'''
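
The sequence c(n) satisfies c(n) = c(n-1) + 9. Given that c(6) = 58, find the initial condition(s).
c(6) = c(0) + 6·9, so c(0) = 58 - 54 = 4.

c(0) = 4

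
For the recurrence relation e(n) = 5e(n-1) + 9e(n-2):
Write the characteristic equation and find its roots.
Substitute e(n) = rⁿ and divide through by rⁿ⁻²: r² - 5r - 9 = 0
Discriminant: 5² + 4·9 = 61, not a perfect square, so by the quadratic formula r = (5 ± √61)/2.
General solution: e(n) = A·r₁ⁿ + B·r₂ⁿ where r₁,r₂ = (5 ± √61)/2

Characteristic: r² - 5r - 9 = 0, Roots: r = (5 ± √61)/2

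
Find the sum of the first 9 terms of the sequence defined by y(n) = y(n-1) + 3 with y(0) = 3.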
'''
'''
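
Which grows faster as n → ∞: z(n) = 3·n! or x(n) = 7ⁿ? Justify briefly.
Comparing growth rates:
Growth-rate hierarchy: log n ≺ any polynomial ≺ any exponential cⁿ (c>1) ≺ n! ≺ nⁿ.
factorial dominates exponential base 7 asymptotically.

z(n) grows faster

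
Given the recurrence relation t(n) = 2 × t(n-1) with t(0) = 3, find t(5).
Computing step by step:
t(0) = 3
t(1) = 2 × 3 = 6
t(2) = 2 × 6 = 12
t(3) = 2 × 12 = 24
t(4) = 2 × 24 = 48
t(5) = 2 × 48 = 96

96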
'''
'''
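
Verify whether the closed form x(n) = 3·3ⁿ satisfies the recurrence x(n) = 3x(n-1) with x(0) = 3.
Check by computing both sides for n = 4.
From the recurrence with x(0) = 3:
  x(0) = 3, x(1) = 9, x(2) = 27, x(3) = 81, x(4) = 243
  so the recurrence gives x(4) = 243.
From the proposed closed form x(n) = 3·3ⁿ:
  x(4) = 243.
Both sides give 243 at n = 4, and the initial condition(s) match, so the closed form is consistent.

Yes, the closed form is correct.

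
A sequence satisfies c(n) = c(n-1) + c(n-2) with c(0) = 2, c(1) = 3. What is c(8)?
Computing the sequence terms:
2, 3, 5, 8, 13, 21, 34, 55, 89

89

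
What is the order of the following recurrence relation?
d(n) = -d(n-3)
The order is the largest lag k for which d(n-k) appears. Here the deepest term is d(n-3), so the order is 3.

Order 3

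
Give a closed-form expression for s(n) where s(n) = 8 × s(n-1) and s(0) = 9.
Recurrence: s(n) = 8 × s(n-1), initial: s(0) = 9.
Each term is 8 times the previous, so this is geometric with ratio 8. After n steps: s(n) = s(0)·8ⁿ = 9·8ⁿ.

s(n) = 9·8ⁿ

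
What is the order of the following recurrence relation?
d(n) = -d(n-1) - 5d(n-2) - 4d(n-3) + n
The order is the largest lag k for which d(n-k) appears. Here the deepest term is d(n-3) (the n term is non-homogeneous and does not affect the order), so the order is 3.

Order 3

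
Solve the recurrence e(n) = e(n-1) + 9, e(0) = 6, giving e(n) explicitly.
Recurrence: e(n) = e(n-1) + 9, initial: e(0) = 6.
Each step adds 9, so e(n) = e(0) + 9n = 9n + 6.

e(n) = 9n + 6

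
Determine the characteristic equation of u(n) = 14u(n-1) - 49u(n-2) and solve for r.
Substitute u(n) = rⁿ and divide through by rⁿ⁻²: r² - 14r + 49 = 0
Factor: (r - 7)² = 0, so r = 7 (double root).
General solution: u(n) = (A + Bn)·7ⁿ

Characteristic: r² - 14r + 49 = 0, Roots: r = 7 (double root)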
'''
## WORK TO COMPLETE
In the entries above, find the line with "The sequence c(n)" and the line with "Find the sum", then restate word for word both of them and every line between, with nothing more.

## TASK RESULT
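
The sequence c(n) satisfies c(n) = c(n-1) + 9. Given that c(6) = 58, find the initial condition(s).
c(6) = c(0) + 6·9, so c(0) = 58 - 54 = 4.

c(0) = 4

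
For the recurrence relation e(n) = 5e(n-1) + 9e(n-2):
Write the characteristic equation and find its roots.
Substitute e(n) = rⁿ and divide through by rⁿ⁻²: r² - 5r - 9 = 0
Discriminant: 5² + 4·9 = 61, not a perfect square, so by the quadratic formula r = (5 ± √61)/2.
General solution: e(n) = A·r₁ⁿ + B·r₂ⁿ where r₁,r₂ = (5 ± √61)/2

Characteristic: r² - 5r - 9 = 0, Roots: r = (5 ± √61)/2

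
Find the sum of the first 9 terms of the sequence defined by y(n) = y(n-1) + 3 with y(0) = 3.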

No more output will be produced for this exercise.